REQUIREMENT:
Every line of the material below should be retyped exactly.

DATA FOR PROCESSING:
● ● ● ● ● ● ●

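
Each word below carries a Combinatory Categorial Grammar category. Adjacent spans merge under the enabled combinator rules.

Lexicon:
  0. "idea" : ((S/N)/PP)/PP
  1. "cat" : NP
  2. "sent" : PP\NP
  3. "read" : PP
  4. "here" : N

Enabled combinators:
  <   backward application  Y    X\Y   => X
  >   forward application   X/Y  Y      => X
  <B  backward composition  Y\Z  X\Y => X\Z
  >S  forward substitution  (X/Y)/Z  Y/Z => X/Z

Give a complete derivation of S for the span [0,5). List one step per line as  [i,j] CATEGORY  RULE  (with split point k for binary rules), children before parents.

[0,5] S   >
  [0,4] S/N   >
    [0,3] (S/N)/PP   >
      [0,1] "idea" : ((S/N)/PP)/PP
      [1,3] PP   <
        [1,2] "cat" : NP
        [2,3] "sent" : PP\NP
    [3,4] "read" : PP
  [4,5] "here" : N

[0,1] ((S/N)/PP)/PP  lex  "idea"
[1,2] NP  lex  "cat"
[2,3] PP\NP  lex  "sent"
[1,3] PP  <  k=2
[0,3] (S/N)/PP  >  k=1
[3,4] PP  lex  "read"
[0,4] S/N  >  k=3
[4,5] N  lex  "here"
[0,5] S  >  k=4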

● ● ● ● ● ● ●

FINISHED TASK:
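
Each word below carries a Combinatory Categorial Grammar category. Adjacent spans merge under the enabled combinator rules.

Lexicon:
  0. "idea" : ((S/N)/PP)/PP
  1. "cat" : NP
  2. "sent" : PP\NP
  3. "read" : PP
  4. "here" : N

Enabled combinators:
  <   backward application  Y    X\Y   => X
  >   forward application   X/Y  Y      => X
  <B  backward composition  Y\Z  X\Y => X\Z
  >S  forward substitution  (X/Y)/Z  Y/Z => X/Z

Give a complete derivation of S for the span [0,5). List one step per line as  [i,j] CATEGORY  RULE  (with split point k for binary rules), children before parents.

[0,5] S   >
  [0,4] S/N   >
    [0,3] (S/N)/PP   >
      [0,1] "idea" : ((S/N)/PP)/PP
      [1,3] PP   <
        [1,2] "cat" : NP
        [2,3] "sent" : PP\NP
    [3,4] "read" : PP
  [4,5] "here" : N

[0,1] ((S/N)/PP)/PP  lex  "idea"
[1,2] NP  lex  "cat"
[2,3] PP\NP  lex  "sent"
[1,3] PP  <  k=2
[0,3] (S/N)/PP  >  k=1
[3,4] PP  lex  "read"
[0,4] S/N  >  k=3
[4,5] N  lex  "here"
[0,5] S  >  k=4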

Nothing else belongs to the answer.